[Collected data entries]

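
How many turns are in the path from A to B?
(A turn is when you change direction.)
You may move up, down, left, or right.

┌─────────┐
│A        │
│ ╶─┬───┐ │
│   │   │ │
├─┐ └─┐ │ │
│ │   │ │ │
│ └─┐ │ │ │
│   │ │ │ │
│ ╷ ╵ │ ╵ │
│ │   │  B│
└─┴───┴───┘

Directions: right, right, right, right, down, down, down, down
Number of turns: 1

Solution:

┌─────────┐
│A → → → ↓│
│ ╶─┬───┐ │
│   │   │↓│
├─┐ └─┐ │ │
│ │   │ │↓│
│ └─┐ │ │ │
│   │ │ │↓│
│ ╷ ╵ │ ╵ │
│ │   │  B│
└─┴───┴───┘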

WHAT IS NEEDED
Transcribe every record verbatim.

ANSWER SECTION
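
How many turns are in the path from A to B?
(A turn is when you change direction.)
You may move up, down, left, or right.

┌─────────┐
│A        │
│ ╶─┬───┐ │
│   │   │ │
├─┐ └─┐ │ │
│ │   │ │ │
│ └─┐ │ │ │
│   │ │ │ │
│ ╷ ╵ │ ╵ │
│ │   │  B│
└─┴───┴───┘

Directions: right, right, right, right, down, down, down, down
Number of turns: 1

Solution:

┌─────────┐
│A → → → ↓│
│ ╶─┬───┐ │
│   │   │↓│
├─┐ └─┐ │ │
│ │   │ │↓│
│ └─┐ │ │ │
│   │ │ │↓│
│ ╷ ╵ │ ╵ │
│ │   │  B│
└─┴───┴───┘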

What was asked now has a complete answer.